Top of Exercise materials

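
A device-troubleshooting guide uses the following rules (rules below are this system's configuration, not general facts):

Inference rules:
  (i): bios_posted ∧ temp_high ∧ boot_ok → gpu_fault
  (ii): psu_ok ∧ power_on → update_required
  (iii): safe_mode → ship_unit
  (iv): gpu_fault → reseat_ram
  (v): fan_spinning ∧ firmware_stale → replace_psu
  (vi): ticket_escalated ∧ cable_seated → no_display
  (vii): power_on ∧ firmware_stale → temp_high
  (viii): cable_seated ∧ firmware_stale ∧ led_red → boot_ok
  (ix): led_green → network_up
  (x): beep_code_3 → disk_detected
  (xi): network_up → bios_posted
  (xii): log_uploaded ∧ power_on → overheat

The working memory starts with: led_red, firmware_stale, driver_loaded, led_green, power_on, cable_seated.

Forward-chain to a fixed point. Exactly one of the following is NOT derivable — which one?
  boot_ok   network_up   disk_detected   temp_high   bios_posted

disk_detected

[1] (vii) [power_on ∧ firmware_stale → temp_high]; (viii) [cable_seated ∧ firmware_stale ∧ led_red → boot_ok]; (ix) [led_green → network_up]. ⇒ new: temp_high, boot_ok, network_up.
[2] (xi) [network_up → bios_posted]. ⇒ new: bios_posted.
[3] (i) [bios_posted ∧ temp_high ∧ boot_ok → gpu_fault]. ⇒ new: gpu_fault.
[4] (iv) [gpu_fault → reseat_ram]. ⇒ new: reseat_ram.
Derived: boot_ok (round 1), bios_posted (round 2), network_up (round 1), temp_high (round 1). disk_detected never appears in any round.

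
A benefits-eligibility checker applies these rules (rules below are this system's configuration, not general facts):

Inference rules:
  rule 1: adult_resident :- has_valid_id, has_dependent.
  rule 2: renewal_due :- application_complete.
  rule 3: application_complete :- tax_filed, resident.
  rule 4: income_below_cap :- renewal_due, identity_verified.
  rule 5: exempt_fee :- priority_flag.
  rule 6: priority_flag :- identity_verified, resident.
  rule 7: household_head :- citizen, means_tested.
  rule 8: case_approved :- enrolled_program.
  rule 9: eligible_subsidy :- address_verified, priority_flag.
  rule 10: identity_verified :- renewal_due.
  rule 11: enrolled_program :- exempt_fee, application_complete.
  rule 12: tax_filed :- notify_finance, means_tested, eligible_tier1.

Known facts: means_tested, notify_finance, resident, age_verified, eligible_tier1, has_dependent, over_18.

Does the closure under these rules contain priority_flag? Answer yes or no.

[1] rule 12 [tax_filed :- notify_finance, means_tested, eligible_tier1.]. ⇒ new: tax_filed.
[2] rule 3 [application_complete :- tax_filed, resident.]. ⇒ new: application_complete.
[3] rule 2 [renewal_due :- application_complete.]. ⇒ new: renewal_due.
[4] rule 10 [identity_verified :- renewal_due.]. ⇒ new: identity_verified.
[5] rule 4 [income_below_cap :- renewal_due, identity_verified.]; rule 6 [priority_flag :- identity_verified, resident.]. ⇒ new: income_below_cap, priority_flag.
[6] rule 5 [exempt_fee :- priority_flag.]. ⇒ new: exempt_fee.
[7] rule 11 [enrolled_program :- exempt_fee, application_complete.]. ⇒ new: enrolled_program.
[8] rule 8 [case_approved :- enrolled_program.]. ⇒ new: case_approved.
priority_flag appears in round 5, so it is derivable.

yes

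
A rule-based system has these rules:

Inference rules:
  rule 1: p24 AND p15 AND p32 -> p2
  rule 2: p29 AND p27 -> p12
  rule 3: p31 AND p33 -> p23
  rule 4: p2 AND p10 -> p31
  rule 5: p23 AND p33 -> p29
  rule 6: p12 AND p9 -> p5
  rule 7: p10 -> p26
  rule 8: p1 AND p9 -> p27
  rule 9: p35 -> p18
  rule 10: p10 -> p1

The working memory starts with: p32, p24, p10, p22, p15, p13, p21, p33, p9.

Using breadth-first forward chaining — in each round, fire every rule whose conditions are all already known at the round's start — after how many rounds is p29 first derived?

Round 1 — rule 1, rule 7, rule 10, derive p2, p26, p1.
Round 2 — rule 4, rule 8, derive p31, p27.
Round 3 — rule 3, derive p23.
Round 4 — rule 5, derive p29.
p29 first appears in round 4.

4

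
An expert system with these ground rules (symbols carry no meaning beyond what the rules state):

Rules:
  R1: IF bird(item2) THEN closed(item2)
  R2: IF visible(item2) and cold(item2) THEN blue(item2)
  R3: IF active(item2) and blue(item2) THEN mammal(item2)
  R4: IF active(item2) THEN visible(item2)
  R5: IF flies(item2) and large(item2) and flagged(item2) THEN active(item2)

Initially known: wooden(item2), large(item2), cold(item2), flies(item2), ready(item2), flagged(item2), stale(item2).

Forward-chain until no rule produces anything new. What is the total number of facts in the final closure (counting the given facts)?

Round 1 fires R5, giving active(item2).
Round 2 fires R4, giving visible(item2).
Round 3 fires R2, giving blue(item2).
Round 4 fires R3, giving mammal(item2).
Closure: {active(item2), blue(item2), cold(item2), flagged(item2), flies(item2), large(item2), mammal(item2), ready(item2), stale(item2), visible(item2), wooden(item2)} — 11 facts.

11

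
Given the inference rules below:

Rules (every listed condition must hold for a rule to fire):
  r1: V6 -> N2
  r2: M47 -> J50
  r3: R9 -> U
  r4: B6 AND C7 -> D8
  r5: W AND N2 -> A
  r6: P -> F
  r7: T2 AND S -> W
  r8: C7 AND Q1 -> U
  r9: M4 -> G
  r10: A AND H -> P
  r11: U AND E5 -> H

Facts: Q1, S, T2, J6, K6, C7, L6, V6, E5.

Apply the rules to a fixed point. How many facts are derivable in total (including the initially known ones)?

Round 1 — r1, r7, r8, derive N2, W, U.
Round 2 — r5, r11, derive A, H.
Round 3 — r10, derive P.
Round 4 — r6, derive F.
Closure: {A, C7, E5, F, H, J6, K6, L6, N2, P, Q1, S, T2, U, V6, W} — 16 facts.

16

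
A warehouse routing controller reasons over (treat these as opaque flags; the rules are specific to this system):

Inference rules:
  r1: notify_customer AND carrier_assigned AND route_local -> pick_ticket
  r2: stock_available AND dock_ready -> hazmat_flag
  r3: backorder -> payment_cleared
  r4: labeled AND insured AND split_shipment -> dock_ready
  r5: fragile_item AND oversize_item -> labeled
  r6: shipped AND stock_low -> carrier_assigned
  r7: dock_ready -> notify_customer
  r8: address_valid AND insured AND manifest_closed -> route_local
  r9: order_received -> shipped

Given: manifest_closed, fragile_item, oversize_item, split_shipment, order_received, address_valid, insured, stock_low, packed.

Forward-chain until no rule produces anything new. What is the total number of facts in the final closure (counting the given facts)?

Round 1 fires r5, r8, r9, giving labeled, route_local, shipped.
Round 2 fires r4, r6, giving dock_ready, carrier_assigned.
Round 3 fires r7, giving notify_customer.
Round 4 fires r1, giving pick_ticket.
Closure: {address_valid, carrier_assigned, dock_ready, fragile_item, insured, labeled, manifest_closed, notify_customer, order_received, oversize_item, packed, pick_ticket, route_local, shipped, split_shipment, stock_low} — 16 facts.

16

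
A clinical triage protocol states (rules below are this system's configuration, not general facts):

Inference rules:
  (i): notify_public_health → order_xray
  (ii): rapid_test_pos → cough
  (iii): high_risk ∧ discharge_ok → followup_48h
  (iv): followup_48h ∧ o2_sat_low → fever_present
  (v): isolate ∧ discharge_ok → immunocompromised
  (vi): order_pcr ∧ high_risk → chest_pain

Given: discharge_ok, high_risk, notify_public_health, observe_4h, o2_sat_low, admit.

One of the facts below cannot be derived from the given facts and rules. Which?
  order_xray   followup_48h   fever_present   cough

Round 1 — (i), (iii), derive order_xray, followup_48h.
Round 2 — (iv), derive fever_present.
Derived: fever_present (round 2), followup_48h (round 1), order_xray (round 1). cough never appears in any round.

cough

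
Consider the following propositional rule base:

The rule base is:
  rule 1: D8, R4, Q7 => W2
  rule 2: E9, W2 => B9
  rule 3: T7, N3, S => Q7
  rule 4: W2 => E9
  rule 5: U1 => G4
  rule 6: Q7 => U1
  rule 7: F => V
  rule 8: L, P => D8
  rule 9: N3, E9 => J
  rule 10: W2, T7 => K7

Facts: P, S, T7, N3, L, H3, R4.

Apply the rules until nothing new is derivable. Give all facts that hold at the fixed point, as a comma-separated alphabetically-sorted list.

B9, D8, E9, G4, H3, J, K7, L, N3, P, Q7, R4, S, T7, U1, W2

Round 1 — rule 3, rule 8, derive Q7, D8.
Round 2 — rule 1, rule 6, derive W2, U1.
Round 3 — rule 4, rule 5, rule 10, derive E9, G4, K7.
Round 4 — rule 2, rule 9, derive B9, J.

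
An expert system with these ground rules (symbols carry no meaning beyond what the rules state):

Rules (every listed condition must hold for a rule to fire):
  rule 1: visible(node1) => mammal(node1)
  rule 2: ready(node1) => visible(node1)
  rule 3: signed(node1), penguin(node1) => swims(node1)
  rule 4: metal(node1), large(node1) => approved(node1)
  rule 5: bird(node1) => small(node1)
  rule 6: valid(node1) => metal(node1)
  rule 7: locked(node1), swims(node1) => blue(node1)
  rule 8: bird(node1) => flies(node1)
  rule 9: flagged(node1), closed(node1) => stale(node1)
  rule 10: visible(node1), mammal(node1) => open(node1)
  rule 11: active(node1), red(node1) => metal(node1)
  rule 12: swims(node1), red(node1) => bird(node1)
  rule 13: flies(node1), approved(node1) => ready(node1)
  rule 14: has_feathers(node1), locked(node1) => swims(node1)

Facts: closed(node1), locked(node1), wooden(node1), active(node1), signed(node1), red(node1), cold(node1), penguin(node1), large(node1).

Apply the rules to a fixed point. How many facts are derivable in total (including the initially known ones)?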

Bottom of Exercise materials
Top of Exercise materials

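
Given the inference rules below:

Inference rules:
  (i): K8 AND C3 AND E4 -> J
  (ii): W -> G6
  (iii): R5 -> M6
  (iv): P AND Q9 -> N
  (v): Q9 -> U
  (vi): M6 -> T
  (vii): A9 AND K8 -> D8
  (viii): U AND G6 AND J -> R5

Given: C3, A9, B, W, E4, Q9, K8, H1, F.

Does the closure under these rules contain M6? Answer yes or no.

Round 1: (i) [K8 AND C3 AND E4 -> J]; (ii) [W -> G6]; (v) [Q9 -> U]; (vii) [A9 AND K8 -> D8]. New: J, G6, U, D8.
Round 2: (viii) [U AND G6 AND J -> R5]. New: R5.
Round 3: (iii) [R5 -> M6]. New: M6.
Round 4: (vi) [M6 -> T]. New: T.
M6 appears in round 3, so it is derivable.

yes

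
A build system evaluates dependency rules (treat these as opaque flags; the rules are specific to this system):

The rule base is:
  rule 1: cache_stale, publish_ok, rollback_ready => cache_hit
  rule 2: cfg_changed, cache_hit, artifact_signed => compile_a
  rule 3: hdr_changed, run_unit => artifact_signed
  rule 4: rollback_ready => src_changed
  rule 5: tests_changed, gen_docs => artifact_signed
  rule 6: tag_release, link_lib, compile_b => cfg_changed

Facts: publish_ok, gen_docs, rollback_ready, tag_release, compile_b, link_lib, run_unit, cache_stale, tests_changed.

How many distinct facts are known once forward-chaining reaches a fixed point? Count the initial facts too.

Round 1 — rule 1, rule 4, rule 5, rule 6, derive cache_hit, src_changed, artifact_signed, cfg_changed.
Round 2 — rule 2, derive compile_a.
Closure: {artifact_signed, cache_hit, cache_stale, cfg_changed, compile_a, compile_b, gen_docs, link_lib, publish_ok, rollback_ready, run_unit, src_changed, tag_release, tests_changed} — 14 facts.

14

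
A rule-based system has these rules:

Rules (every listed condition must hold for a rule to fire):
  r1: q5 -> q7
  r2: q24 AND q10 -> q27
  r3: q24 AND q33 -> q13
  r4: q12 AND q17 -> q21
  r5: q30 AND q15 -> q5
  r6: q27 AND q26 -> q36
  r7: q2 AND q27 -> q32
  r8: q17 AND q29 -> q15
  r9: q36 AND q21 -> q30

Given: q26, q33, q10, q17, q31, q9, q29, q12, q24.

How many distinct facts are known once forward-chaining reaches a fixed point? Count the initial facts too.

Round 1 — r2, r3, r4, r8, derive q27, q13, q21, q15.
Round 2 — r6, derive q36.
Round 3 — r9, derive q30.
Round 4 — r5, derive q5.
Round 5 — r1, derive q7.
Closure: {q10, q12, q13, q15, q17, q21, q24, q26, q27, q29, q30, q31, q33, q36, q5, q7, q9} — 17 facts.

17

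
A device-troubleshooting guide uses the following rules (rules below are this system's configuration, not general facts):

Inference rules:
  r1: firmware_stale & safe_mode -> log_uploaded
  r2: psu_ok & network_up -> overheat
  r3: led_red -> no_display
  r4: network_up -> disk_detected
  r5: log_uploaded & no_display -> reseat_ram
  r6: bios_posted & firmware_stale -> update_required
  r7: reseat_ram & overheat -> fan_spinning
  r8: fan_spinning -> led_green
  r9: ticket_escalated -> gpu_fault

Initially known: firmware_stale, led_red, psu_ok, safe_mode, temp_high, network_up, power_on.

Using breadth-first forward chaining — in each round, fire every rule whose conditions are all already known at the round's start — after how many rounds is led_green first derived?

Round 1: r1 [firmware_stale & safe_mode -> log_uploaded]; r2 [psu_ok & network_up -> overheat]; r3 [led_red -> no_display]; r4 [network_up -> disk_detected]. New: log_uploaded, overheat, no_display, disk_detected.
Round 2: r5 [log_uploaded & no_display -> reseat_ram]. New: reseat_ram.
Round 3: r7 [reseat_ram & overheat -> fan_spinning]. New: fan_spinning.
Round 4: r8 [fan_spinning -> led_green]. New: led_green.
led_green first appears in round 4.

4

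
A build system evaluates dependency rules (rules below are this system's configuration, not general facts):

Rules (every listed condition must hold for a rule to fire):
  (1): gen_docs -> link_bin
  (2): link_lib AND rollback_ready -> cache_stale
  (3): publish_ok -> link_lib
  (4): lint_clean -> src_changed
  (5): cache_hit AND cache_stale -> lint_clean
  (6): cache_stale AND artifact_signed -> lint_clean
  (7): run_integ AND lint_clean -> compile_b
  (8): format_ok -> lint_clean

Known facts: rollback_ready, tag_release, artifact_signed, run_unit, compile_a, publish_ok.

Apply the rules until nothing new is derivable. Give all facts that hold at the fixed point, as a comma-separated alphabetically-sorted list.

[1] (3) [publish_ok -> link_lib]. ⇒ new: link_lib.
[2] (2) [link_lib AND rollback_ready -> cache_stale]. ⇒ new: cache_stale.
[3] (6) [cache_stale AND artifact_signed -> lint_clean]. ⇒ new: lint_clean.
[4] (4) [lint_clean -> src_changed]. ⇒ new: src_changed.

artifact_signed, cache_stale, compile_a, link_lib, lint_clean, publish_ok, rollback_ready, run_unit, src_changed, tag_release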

Bottom of Exercise materials
Top of Exercise materials

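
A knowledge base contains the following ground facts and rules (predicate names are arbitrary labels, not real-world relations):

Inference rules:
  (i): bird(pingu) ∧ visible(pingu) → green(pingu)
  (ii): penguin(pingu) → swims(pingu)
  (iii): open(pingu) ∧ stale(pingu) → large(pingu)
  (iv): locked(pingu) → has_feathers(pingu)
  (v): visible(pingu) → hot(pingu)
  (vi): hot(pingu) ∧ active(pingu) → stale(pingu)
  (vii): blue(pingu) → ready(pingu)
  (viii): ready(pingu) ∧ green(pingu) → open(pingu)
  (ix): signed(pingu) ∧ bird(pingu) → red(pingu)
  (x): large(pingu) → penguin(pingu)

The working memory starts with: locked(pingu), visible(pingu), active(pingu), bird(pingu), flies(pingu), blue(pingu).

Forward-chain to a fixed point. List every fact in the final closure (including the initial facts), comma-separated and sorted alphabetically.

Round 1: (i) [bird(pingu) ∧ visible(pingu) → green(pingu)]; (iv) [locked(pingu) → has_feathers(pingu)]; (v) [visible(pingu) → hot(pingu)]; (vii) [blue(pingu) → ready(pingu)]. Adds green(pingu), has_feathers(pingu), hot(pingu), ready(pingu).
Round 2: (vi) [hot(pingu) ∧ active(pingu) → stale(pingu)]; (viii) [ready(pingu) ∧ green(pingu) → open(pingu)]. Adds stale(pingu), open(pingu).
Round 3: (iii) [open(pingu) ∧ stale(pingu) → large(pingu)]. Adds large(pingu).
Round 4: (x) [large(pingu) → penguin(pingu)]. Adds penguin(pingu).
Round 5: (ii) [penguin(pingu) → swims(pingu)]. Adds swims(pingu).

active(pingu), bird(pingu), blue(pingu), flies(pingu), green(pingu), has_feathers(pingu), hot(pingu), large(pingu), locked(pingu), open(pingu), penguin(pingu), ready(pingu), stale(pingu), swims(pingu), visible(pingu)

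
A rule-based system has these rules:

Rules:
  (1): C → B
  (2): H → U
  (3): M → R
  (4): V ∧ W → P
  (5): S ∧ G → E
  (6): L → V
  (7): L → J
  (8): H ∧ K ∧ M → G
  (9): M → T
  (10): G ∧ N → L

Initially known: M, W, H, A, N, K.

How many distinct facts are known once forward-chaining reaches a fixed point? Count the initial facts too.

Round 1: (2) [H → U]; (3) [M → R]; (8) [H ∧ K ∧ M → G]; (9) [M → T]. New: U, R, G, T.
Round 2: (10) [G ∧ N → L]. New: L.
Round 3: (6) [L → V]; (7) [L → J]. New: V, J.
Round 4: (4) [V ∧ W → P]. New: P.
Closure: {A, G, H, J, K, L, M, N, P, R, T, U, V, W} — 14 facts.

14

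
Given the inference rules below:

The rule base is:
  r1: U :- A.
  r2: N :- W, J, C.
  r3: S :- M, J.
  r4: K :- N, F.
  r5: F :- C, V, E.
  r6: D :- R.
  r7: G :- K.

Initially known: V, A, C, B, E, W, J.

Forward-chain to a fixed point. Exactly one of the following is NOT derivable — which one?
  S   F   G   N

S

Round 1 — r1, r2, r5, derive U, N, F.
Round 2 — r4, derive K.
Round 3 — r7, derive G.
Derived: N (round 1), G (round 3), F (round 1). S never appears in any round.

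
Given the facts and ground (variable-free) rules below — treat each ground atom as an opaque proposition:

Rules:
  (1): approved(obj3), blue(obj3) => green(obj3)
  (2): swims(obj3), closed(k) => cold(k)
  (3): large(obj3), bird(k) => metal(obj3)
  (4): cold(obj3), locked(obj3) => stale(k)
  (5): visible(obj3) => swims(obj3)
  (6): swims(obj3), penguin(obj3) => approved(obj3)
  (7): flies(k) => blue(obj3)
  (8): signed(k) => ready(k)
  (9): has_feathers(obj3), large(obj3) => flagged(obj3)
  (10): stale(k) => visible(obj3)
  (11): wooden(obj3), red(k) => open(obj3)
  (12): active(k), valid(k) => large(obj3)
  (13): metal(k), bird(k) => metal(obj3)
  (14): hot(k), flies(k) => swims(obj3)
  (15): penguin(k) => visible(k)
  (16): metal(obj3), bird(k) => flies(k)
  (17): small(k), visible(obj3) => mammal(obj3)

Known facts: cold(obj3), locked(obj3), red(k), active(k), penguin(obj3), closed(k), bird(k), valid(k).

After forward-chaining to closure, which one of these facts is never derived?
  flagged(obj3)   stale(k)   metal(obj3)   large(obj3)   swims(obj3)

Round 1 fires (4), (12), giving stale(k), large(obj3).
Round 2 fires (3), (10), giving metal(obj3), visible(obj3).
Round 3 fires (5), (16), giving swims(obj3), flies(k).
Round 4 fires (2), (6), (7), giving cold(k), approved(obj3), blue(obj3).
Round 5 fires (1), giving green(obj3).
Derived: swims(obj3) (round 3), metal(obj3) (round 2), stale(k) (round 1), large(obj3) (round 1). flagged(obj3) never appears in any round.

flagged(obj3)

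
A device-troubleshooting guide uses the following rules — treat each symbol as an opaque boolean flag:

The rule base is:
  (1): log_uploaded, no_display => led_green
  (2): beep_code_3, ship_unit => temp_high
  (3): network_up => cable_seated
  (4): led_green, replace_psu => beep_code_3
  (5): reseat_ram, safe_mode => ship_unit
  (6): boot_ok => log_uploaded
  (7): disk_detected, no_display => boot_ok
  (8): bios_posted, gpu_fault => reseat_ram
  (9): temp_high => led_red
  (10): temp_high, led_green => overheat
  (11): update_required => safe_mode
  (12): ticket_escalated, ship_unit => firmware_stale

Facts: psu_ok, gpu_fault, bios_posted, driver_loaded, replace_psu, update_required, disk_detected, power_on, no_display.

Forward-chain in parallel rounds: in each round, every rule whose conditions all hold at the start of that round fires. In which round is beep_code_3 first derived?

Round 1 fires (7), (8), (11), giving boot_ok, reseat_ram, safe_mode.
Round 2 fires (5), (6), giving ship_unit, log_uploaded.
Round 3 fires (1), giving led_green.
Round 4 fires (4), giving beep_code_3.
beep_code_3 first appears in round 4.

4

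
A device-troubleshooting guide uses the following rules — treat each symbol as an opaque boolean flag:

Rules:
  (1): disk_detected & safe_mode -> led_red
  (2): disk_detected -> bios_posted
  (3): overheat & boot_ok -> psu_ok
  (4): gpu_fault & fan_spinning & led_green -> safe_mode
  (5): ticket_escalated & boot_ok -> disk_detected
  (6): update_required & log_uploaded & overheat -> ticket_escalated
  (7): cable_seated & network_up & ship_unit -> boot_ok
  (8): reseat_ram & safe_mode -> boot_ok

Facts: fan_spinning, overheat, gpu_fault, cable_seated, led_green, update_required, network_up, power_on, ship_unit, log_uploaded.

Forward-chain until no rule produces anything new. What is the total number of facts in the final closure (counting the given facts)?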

Bottom of Exercise materials

What to work on - Look above for the line holding "(12): ticket_escalated, ship_unit". Print it and every line after it, exactly, through the line holding "(8): reseat_ram & safe_mode -> boot_ok".

Reply -
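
  (12): ticket_escalated, ship_unit => firmware_stale

Facts: psu_ok, gpu_fault, bios_posted, driver_loaded, replace_psu, update_required, disk_detected, power_on, no_display.

Forward-chain in parallel rounds: in each round, every rule whose conditions all hold at the start of that round fires. In which round is beep_code_3 first derived?

Round 1 fires (7), (8), (11), giving boot_ok, reseat_ram, safe_mode.
Round 2 fires (5), (6), giving ship_unit, log_uploaded.
Round 3 fires (1), giving led_green.
Round 4 fires (4), giving beep_code_3.
beep_code_3 first appears in round 4.

4

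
A device-troubleshooting guide uses the following rules — treat each symbol as an opaque boolean flag:

Rules:
  (1): disk_detected & safe_mode -> led_red
  (2): disk_detected -> bios_posted
  (3): overheat & boot_ok -> psu_ok
  (4): gpu_fault & fan_spinning & led_green -> safe_mode
  (5): ticket_escalated & boot_ok -> disk_detected
  (6): update_required & log_uploaded & overheat -> ticket_escalated
  (7): cable_seated & network_up & ship_unit -> boot_ok
  (8): reseat_ram & safe_mode -> boot_ok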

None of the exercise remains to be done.